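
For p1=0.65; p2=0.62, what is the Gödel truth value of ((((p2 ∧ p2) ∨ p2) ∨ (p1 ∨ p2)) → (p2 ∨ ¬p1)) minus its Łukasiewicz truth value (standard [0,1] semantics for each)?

Gödel evaluation:
  (p2 ∧ p2) = min(0.62, 0.62) = 0.62
  ((p2 ∧ p2) ∨ p2) = max(0.62, 0.62) = 0.62
  (p1 ∨ p2) = max(0.65, 0.62) = 0.65
  (((p2 ∧ p2) ∨ p2) ∨ (p1 ∨ p2)) = max(0.62, 0.65) = 0.65
  ¬p1: Gödel ¬ of 0.65 = 0 (operand ≠ 0)
  (p2 ∨ ¬p1) = max(0.62, 0) = 0.62
  ((((p2 ∧ p2) ∨ p2) ∨ (p1 ∨ p2)) → (p2 ∨ ¬p1)): 0.65 > 0.62, so result = 0.62
  Gödel value = 0.62
Łukasiewicz evaluation:
  (p2 ∧ p2) = min(0.62, 0.62) = 0.62
  ((p2 ∧ p2) ∨ p2) = max(0.62, 0.62) = 0.62
  (p1 ∨ p2) = max(0.65, 0.62) = 0.65
  (((p2 ∧ p2) ∨ p2) ∨ (p1 ∨ p2)) = max(0.62, 0.65) = 0.65
  ¬p1: Łukasiewicz ¬ gives 1 − 0.65 = 0.35
  (p2 ∨ ¬p1) = max(0.62, 0.35) = 0.62
  ((((p2 ∧ p2) ∨ p2) ∨ (p1 ∨ p2)) → (p2 ∨ ¬p1)): min(1, 1 − 0.65 + 0.62) = 0.97
  Łukasiewicz value = 0.97
Difference: 0.62 − 0.97 = -0.35

-0.35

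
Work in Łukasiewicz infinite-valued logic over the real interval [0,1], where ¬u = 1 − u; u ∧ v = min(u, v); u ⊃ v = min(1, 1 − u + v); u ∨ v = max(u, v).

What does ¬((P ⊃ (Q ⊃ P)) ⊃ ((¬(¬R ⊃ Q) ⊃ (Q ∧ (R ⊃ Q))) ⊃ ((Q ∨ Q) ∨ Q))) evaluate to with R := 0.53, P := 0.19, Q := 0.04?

0.57

(Q ⊃ P): min(1, 1 − 0.04 + 0.19) = 1
(P ⊃ (Q ⊃ P)): min(1, 1 − 0.19 + 1) = 1
¬R: Łukasiewicz ¬ gives 1 − 0.53 = 0.47
(¬R ⊃ Q): min(1, 1 − 0.47 + 0.04) = 0.57
¬(¬R ⊃ Q): Łukasiewicz ¬ gives 1 − 0.57 = 0.43
(R ⊃ Q): min(1, 1 − 0.53 + 0.04) = 0.51
(Q ∧ (R ⊃ Q)) = min(0.04, 0.51) = 0.04
(¬(¬R ⊃ Q) ⊃ (Q ∧ (R ⊃ Q))): min(1, 1 − 0.43 + 0.04) = 0.61
(Q ∨ Q) = max(0.04, 0.04) = 0.04
((Q ∨ Q) ∨ Q) = max(0.04, 0.04) = 0.04
((¬(¬R ⊃ Q) ⊃ (Q ∧ (R ⊃ Q))) ⊃ ((Q ∨ Q) ∨ Q)): min(1, 1 − 0.61 + 0.04) = 0.43
((P ⊃ (Q ⊃ P)) ⊃ ((¬(¬R ⊃ Q) ⊃ (Q ∧ (R ⊃ Q))) ⊃ ((Q ∨ Q) ∨ Q))): min(1, 1 − 1 + 0.43) = 0.43
¬((P ⊃ (Q ⊃ P)) ⊃ ((¬(¬R ⊃ Q) ⊃ (Q ∧ (R ⊃ Q))) ⊃ ((Q ∨ Q) ∨ Q))): Łukasiewicz ¬ gives 1 − 0.43 = 0.57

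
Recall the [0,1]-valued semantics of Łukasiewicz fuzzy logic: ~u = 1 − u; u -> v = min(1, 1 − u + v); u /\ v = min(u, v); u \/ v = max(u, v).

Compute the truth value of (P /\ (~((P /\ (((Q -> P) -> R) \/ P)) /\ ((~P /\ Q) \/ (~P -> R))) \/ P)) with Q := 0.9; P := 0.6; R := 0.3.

(Q -> P): min(1, 1 − 0.9 + 0.6) = 0.7
((Q -> P) -> R): min(1, 1 − 0.7 + 0.3) = 0.6
(((Q -> P) -> R) \/ P) = max(0.6, 0.6) = 0.6
(P /\ (((Q -> P) -> R) \/ P)) = min(0.6, 0.6) = 0.6
~P: Łukasiewicz ¬ gives 1 − 0.6 = 0.4
(~P /\ Q) = min(0.4, 0.9) = 0.4
~P: Łukasiewicz ¬ gives 1 − 0.6 = 0.4
(~P -> R): min(1, 1 − 0.4 + 0.3) = 0.9
((~P /\ Q) \/ (~P -> R)) = max(0.4, 0.9) = 0.9
((P /\ (((Q -> P) -> R) \/ P)) /\ ((~P /\ Q) \/ (~P -> R))) = min(0.6, 0.9) = 0.6
~((P /\ (((Q -> P) -> R) \/ P)) /\ ((~P /\ Q) \/ (~P -> R))): Łukasiewicz ¬ gives 1 − 0.6 = 0.4
(~((P /\ (((Q -> P) -> R) \/ P)) /\ ((~P /\ Q) \/ (~P -> R))) \/ P) = max(0.4, 0.6) = 0.6
(P /\ (~((P /\ (((Q -> P) -> R) \/ P)) /\ ((~P /\ Q) \/ (~P -> R))) \/ P)) = min(0.6, 0.6) = 0.6

0.60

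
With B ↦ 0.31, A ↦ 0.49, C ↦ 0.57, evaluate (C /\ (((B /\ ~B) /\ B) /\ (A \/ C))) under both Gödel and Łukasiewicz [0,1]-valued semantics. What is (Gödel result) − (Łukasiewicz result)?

-0.31

Gödel evaluation:
  ~B: Gödel ¬ of 0.31 = 0 (operand ≠ 0)
  (B /\ ~B) = min(0.31, 0) = 0
  ((B /\ ~B) /\ B) = min(0, 0.31) = 0
  (A \/ C) = max(0.49, 0.57) = 0.57
  (((B /\ ~B) /\ B) /\ (A \/ C)) = min(0, 0.57) = 0
  (C /\ (((B /\ ~B) /\ B) /\ (A \/ C))) = min(0.57, 0) = 0
  Gödel value = 0
Łukasiewicz evaluation:
  ~B: Łukasiewicz ¬ gives 1 − 0.31 = 0.69
  (B /\ ~B) = min(0.31, 0.69) = 0.31
  ((B /\ ~B) /\ B) = min(0.31, 0.31) = 0.31
  (A \/ C) = max(0.49, 0.57) = 0.57
  (((B /\ ~B) /\ B) /\ (A \/ C)) = min(0.31, 0.57) = 0.31
  (C /\ (((B /\ ~B) /\ B) /\ (A \/ C))) = min(0.57, 0.31) = 0.31
  Łukasiewicz value = 0.31
Difference: 0 − 0.31 = -0.31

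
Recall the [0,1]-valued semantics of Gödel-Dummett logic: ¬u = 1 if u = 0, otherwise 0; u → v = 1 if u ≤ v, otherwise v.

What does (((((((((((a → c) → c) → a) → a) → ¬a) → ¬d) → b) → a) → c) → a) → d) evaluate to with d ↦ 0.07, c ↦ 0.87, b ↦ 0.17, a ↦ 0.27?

(a → c): 0.27 ≤ 0.87, so result = 1
((a → c) → c): 1 > 0.87, so result = 0.87
(((a → c) → c) → a): 0.87 > 0.27, so result = 0.27
((((a → c) → c) → a) → a): 0.27 ≤ 0.27, so result = 1
¬a: Gödel ¬ of 0.27 = 0 (operand ≠ 0)
(((((a → c) → c) → a) → a) → ¬a): 1 > 0, so result = 0
¬d: Gödel ¬ of 0.07 = 0 (operand ≠ 0)
((((((a → c) → c) → a) → a) → ¬a) → ¬d): 0 ≤ 0, so result = 1
(((((((a → c) → c) → a) → a) → ¬a) → ¬d) → b): 1 > 0.17, so result = 0.17
((((((((a → c) → c) → a) → a) → ¬a) → ¬d) → b) → a): 0.17 ≤ 0.27, so result = 1
(((((((((a → c) → c) → a) → a) → ¬a) → ¬d) → b) → a) → c): 1 > 0.87, so result = 0.87
((((((((((a → c) → c) → a) → a) → ¬a) → ¬d) → b) → a) → c) → a): 0.87 > 0.27, so result = 0.27
(((((((((((a → c) → c) → a) → a) → ¬a) → ¬d) → b) → a) → c) → a) → d): 0.27 > 0.07, so result = 0.07

0.07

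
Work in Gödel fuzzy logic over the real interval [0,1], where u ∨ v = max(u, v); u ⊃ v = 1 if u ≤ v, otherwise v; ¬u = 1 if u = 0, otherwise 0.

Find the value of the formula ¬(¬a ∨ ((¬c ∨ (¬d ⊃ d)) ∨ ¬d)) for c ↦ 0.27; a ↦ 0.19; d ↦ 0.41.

0.00

¬a: Gödel ¬ of 0.19 = 0 (operand ≠ 0)
¬c: Gödel ¬ of 0.27 = 0 (operand ≠ 0)
¬d: Gödel ¬ of 0.41 = 0 (operand ≠ 0)
(¬d ⊃ d): 0 ≤ 0.41, so result = 1
(¬c ∨ (¬d ⊃ d)) = max(0, 1) = 1
¬d: Gödel ¬ of 0.41 = 0 (operand ≠ 0)
((¬c ∨ (¬d ⊃ d)) ∨ ¬d) = max(1, 0) = 1
(¬a ∨ ((¬c ∨ (¬d ⊃ d)) ∨ ¬d)) = max(0, 1) = 1
¬(¬a ∨ ((¬c ∨ (¬d ⊃ d)) ∨ ¬d)): Gödel ¬ of 1 = 0 (operand ≠ 0)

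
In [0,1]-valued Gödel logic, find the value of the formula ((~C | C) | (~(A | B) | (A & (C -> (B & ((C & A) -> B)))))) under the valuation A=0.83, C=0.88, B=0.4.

0.88

~C: Gödel ¬ of 0.88 = 0 (operand ≠ 0)
(~C | C) = max(0, 0.88) = 0.88
(A | B) = max(0.83, 0.4) = 0.83
~(A | B): Gödel ¬ of 0.83 = 0 (operand ≠ 0)
(C & A) = min(0.88, 0.83) = 0.83
((C & A) -> B): 0.83 > 0.4, so result = 0.4
(B & ((C & A) -> B)) = min(0.4, 0.4) = 0.4
(C -> (B & ((C & A) -> B))): 0.88 > 0.4, so result = 0.4
(A & (C -> (B & ((C & A) -> B)))) = min(0.83, 0.4) = 0.4
(~(A | B) | (A & (C -> (B & ((C & A) -> B))))) = max(0, 0.4) = 0.4
((~C | C) | (~(A | B) | (A & (C -> (B & ((C & A) -> B)))))) = max(0.88, 0.4) = 0.88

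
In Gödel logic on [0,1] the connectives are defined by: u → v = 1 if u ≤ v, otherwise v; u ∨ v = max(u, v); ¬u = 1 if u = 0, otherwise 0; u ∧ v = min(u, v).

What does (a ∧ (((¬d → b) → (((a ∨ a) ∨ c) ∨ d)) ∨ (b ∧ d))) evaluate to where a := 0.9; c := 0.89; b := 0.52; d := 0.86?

¬d: Gödel ¬ of 0.86 = 0 (operand ≠ 0)
(¬d → b): 0 ≤ 0.52, so result = 1
(a ∨ a) = max(0.9, 0.9) = 0.9
((a ∨ a) ∨ c) = max(0.9, 0.89) = 0.9
(((a ∨ a) ∨ c) ∨ d) = max(0.9, 0.86) = 0.9
((¬d → b) → (((a ∨ a) ∨ c) ∨ d)): 1 > 0.9, so result = 0.9
(b ∧ d) = min(0.52, 0.86) = 0.52
(((¬d → b) → (((a ∨ a) ∨ c) ∨ d)) ∨ (b ∧ d)) = max(0.9, 0.52) = 0.9
(a ∧ (((¬d → b) → (((a ∨ a) ∨ c) ∨ d)) ∨ (b ∧ d))) = min(0.9, 0.9) = 0.9

0.90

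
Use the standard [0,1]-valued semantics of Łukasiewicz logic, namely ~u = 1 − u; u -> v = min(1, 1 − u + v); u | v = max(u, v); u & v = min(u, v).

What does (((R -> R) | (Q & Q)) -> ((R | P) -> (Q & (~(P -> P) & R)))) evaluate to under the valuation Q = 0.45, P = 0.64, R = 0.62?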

*-*-*

Transcribe the opening lines of the listing exactly, please. Stop after the line that contains "Work in Łukasiewicz".

Final answer:
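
For p1=0.65; p2=0.62, what is the Gödel truth value of ((((p2 ∧ p2) ∨ p2) ∨ (p1 ∨ p2)) → (p2 ∨ ¬p1)) minus its Łukasiewicz truth value (standard [0,1] semantics for each)?

Gödel evaluation:
  (p2 ∧ p2) = min(0.62, 0.62) = 0.62
  ((p2 ∧ p2) ∨ p2) = max(0.62, 0.62) = 0.62
  (p1 ∨ p2) = max(0.65, 0.62) = 0.65
  (((p2 ∧ p2) ∨ p2) ∨ (p1 ∨ p2)) = max(0.62, 0.65) = 0.65
  ¬p1: Gödel ¬ of 0.65 = 0 (operand ≠ 0)
  (p2 ∨ ¬p1) = max(0.62, 0) = 0.62
  ((((p2 ∧ p2) ∨ p2) ∨ (p1 ∨ p2)) → (p2 ∨ ¬p1)): 0.65 > 0.62, so result = 0.62
  Gödel value = 0.62
Łukasiewicz evaluation:
  (p2 ∧ p2) = min(0.62, 0.62) = 0.62
  ((p2 ∧ p2) ∨ p2) = max(0.62, 0.62) = 0.62
  (p1 ∨ p2) = max(0.65, 0.62) = 0.65
  (((p2 ∧ p2) ∨ p2) ∨ (p1 ∨ p2)) = max(0.62, 0.65) = 0.65
  ¬p1: Łukasiewicz ¬ gives 1 − 0.65 = 0.35
  (p2 ∨ ¬p1) = max(0.62, 0.35) = 0.62
  ((((p2 ∧ p2) ∨ p2) ∨ (p1 ∨ p2)) → (p2 ∨ ¬p1)): min(1, 1 − 0.65 + 0.62) = 0.97
  Łukasiewicz value = 0.97
Difference: 0.62 − 0.97 = -0.35

-0.35

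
Work in Łukasiewicz infinite-valued logic over the real interval [0,1], where ¬u = 1 − u; u ∧ v = min(u, v); u ⊃ v = min(1, 1 − u + v); u ∨ v = max(u, v).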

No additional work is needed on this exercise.